Saved entries:
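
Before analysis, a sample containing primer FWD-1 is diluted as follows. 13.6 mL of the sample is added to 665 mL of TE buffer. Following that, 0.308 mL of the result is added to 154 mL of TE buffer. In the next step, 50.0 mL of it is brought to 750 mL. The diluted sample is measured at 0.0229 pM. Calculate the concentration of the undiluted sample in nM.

Overall dilution factor = 49.90 × 501 × 15 = 3.75 × 10⁵.
Original = 0.0229 pM × 3.75 × 10⁵ = 8587 pM = 8.59 nM.

8.59 nM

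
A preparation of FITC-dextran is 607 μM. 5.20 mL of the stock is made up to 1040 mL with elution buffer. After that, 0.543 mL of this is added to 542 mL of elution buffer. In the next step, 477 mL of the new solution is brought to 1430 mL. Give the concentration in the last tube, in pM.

1010 pM

Overall dilution factor = 200 × 999.2 × 2.998 = 5.99 × 10⁵.
607 μM / 5.99 × 10⁵ = 1.01 × 10⁻³ μM = 1010 pM.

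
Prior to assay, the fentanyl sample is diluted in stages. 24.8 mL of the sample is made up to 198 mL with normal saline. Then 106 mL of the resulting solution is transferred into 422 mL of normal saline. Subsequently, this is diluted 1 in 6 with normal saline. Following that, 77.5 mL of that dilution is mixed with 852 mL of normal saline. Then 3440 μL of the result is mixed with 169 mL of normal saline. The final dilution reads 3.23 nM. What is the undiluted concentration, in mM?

0.463 mM

Overall dilution factor = 7.984 × 4.981 × 6 × 11.99 × 50.13 = 1.43 × 10⁵.
Original = 3.23 nM × 1.43 × 10⁵ = 4.63 × 10⁵ nM = 0.463 mM.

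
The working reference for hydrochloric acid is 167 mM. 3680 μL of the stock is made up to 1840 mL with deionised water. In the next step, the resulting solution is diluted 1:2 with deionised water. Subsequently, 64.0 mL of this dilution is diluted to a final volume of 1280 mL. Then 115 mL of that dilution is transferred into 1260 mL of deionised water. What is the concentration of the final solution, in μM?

Overall dilution factor = 500 × 2 × 20 × 11.96 = 2.39 × 10⁵.
167 mM / 2.39 × 10⁵ = 6.98 × 10⁻⁴ mM = 0.698 μM.

0.698 μM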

__What needs to be done__
Print every line you see above, exactly as written.

__Answer for this exercise__
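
Before analysis, a sample containing primer FWD-1 is diluted as follows. 13.6 mL of the sample is added to 665 mL of TE buffer. Following that, 0.308 mL of the result is added to 154 mL of TE buffer. In the next step, 50.0 mL of it is brought to 750 mL. The diluted sample is measured at 0.0229 pM. Calculate the concentration of the undiluted sample in nM.

Overall dilution factor = 49.90 × 501 × 15 = 3.75 × 10⁵.
Original = 0.0229 pM × 3.75 × 10⁵ = 8587 pM = 8.59 nM.

8.59 nM

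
A preparation of FITC-dextran is 607 μM. 5.20 mL of the stock is made up to 1040 mL with elution buffer. After that, 0.543 mL of this is added to 542 mL of elution buffer. In the next step, 477 mL of the new solution is brought to 1430 mL. Give the concentration in the last tube, in pM.

1010 pM

Overall dilution factor = 200 × 999.2 × 2.998 = 5.99 × 10⁵.
607 μM / 5.99 × 10⁵ = 1.01 × 10⁻³ μM = 1010 pM.

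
Prior to assay, the fentanyl sample is diluted in stages. 24.8 mL of the sample is made up to 198 mL with normal saline. Then 106 mL of the resulting solution is transferred into 422 mL of normal saline. Subsequently, this is diluted 1 in 6 with normal saline. Following that, 77.5 mL of that dilution is mixed with 852 mL of normal saline. Then 3440 μL of the result is mixed with 169 mL of normal saline. The final dilution reads 3.23 nM. What is the undiluted concentration, in mM?

0.463 mM

Overall dilution factor = 7.984 × 4.981 × 6 × 11.99 × 50.13 = 1.43 × 10⁵.
Original = 3.23 nM × 1.43 × 10⁵ = 4.63 × 10⁵ nM = 0.463 mM.

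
The working reference for hydrochloric acid is 167 mM. 3680 μL of the stock is made up to 1840 mL with deionised water. In the next step, the resulting solution is diluted 1:2 with deionised water. Subsequently, 64.0 mL of this dilution is diluted to a final volume of 1280 mL. Then 115 mL of that dilution is transferred into 1260 mL of deionised water. What is the concentration of the final solution, in μM?

Overall dilution factor = 500 × 2 × 20 × 11.96 = 2.39 × 10⁵.
167 mM / 2.39 × 10⁵ = 6.98 × 10⁻⁴ mM = 0.698 μM.

0.698 μM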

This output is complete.